[Start of Attachment]

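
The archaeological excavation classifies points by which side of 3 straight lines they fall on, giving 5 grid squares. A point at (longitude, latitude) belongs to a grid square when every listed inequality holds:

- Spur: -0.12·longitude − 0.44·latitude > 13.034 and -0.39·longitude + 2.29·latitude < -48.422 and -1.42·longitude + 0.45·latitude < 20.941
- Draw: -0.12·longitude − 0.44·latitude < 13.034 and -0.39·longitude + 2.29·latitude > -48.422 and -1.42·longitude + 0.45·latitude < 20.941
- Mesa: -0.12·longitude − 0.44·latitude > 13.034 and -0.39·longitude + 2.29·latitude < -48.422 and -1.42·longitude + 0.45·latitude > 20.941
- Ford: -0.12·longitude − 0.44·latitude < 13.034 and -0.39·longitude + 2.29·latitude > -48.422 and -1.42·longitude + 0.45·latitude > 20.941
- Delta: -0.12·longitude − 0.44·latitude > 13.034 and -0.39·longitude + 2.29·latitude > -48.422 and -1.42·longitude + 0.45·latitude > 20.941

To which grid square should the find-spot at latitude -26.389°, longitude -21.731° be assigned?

Spur

-0.12·-21.731 − 0.44·-26.389 = 14.219, which is > 13.034
-0.39·-21.731 + 2.29·-26.389 = -51.956, which is < -48.422
-1.42·-21.731 + 0.45·-26.389 = 18.983, which is < 20.941
This sign pattern matches Spur.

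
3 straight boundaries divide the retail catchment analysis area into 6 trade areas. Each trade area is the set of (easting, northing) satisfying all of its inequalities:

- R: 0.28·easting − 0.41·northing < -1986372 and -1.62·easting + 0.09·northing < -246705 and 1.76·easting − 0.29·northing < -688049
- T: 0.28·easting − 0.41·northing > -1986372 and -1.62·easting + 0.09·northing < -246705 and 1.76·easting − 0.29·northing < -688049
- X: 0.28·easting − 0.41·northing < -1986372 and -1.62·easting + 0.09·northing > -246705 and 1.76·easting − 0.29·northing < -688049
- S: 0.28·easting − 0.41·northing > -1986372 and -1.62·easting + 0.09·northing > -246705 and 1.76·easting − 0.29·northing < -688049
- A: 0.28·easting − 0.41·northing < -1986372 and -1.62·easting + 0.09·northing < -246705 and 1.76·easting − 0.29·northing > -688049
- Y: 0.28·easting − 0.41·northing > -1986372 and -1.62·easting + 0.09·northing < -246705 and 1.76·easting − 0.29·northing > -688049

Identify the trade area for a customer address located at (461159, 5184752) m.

R

0.28·461159 − 0.41·5184752 = -1996623.800, which is < -1986372
-1.62·461159 + 0.09·5184752 = -280449.900, which is < -246705
1.76·461159 − 0.29·5184752 = -691938.240, which is < -688049
This sign pattern matches R.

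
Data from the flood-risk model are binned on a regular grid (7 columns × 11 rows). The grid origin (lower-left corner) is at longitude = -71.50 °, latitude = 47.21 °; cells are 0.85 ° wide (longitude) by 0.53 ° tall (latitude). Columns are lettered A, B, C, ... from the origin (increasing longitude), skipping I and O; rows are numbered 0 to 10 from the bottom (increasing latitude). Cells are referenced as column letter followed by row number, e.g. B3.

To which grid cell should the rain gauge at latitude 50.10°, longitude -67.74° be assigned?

Column index: ⌊(-67.74 − -71.50) / 0.85⌋ = ⌊4.424⌋ = 4 → column E
Row offset from origin: ⌊(50.10 − 47.21) / 0.53⌋ = ⌊5.453⌋ = 5 → row 5

E5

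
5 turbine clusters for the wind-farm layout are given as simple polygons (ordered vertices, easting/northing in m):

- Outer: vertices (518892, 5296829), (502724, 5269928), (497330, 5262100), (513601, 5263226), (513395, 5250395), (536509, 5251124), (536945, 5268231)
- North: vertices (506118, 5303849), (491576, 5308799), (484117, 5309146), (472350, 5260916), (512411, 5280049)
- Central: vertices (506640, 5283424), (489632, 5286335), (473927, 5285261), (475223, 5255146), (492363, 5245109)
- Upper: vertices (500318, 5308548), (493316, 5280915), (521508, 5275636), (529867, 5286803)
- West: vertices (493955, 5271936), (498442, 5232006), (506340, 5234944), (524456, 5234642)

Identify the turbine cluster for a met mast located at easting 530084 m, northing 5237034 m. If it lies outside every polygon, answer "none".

none

Cast a ray rightward from (530084, 5237034). For each polygon, the edges (by vertex number in listed order) whose endpoints lie on opposite sides of northing = 5237034, where each meets that height, and whether that is right or left of the point:
Outer: no edge straddles that height → 0 crossings.
North: no edge straddles that height → 0 crossings.
Central: no edge straddles that height → 0 crossings.
Upper: no edge straddles that height → 0 crossings.
West: 1–2 at easting≈497877.0 (left), 4–1 at easting≈522499.7 (left) → 0 crossings.
All counts are even, so the point lies outside every listed polygon.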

[End of Attachment]

How to complete this task -
What's wanted is each line above, transcribed with nothing altered.

Result for this task -
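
The archaeological excavation classifies points by which side of 3 straight lines they fall on, giving 5 grid squares. A point at (longitude, latitude) belongs to a grid square when every listed inequality holds:

- Spur: -0.12·longitude − 0.44·latitude > 13.034 and -0.39·longitude + 2.29·latitude < -48.422 and -1.42·longitude + 0.45·latitude < 20.941
- Draw: -0.12·longitude − 0.44·latitude < 13.034 and -0.39·longitude + 2.29·latitude > -48.422 and -1.42·longitude + 0.45·latitude < 20.941
- Mesa: -0.12·longitude − 0.44·latitude > 13.034 and -0.39·longitude + 2.29·latitude < -48.422 and -1.42·longitude + 0.45·latitude > 20.941
- Ford: -0.12·longitude − 0.44·latitude < 13.034 and -0.39·longitude + 2.29·latitude > -48.422 and -1.42·longitude + 0.45·latitude > 20.941
- Delta: -0.12·longitude − 0.44·latitude > 13.034 and -0.39·longitude + 2.29·latitude > -48.422 and -1.42·longitude + 0.45·latitude > 20.941

To which grid square should the find-spot at latitude -26.389°, longitude -21.731° be assigned?

Spur

-0.12·-21.731 − 0.44·-26.389 = 14.219, which is > 13.034
-0.39·-21.731 + 2.29·-26.389 = -51.956, which is < -48.422
-1.42·-21.731 + 0.45·-26.389 = 18.983, which is < 20.941
This sign pattern matches Spur.

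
3 straight boundaries divide the retail catchment analysis area into 6 trade areas. Each trade area is the set of (easting, northing) satisfying all of its inequalities:

- R: 0.28·easting − 0.41·northing < -1986372 and -1.62·easting + 0.09·northing < -246705 and 1.76·easting − 0.29·northing < -688049
- T: 0.28·easting − 0.41·northing > -1986372 and -1.62·easting + 0.09·northing < -246705 and 1.76·easting − 0.29·northing < -688049
- X: 0.28·easting − 0.41·northing < -1986372 and -1.62·easting + 0.09·northing > -246705 and 1.76·easting − 0.29·northing < -688049
- S: 0.28·easting − 0.41·northing > -1986372 and -1.62·easting + 0.09·northing > -246705 and 1.76·easting − 0.29·northing < -688049
- A: 0.28·easting − 0.41·northing < -1986372 and -1.62·easting + 0.09·northing < -246705 and 1.76·easting − 0.29·northing > -688049
- Y: 0.28·easting − 0.41·northing > -1986372 and -1.62·easting + 0.09·northing < -246705 and 1.76·easting − 0.29·northing > -688049

Identify the trade area for a customer address located at (461159, 5184752) m.

R

0.28·461159 − 0.41·5184752 = -1996623.800, which is < -1986372
-1.62·461159 + 0.09·5184752 = -280449.900, which is < -246705
1.76·461159 − 0.29·5184752 = -691938.240, which is < -688049
This sign pattern matches R.

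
Data from the flood-risk model are binned on a regular grid (7 columns × 11 rows). The grid origin (lower-left corner) is at longitude = -71.50 °, latitude = 47.21 °; cells are 0.85 ° wide (longitude) by 0.53 ° tall (latitude). Columns are lettered A, B, C, ... from the origin (increasing longitude), skipping I and O; rows are numbered 0 to 10 from the bottom (increasing latitude). Cells are referenced as column letter followed by row number, e.g. B3.

To which grid cell should the rain gauge at latitude 50.10°, longitude -67.74° be assigned?

Column index: ⌊(-67.74 − -71.50) / 0.85⌋ = ⌊4.424⌋ = 4 → column E
Row offset from origin: ⌊(50.10 − 47.21) / 0.53⌋ = ⌊5.453⌋ = 5 → row 5

E5

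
5 turbine clusters for the wind-farm layout are given as simple polygons (ordered vertices, easting/northing in m):

- Outer: vertices (518892, 5296829), (502724, 5269928), (497330, 5262100), (513601, 5263226), (513395, 5250395), (536509, 5251124), (536945, 5268231)
- North: vertices (506118, 5303849), (491576, 5308799), (484117, 5309146), (472350, 5260916), (512411, 5280049)
- Central: vertices (506640, 5283424), (489632, 5286335), (473927, 5285261), (475223, 5255146), (492363, 5245109)
- Upper: vertices (500318, 5308548), (493316, 5280915), (521508, 5275636), (529867, 5286803)
- West: vertices (493955, 5271936), (498442, 5232006), (506340, 5234944), (524456, 5234642)

Identify the turbine cluster for a met mast located at easting 530084 m, northing 5237034 m. If it lies outside every polygon, answer "none".

none

Cast a ray rightward from (530084, 5237034). For each polygon, the edges (by vertex number in listed order) whose endpoints lie on opposite sides of northing = 5237034, where each meets that height, and whether that is right or left of the point:
Outer: no edge straddles that height → 0 crossings.
North: no edge straddles that height → 0 crossings.
Central: no edge straddles that height → 0 crossings.
Upper: no edge straddles that height → 0 crossings.
West: 1–2 at easting≈497877.0 (left), 4–1 at easting≈522499.7 (left) → 0 crossings.
All counts are even, so the point lies outside every listed polygon.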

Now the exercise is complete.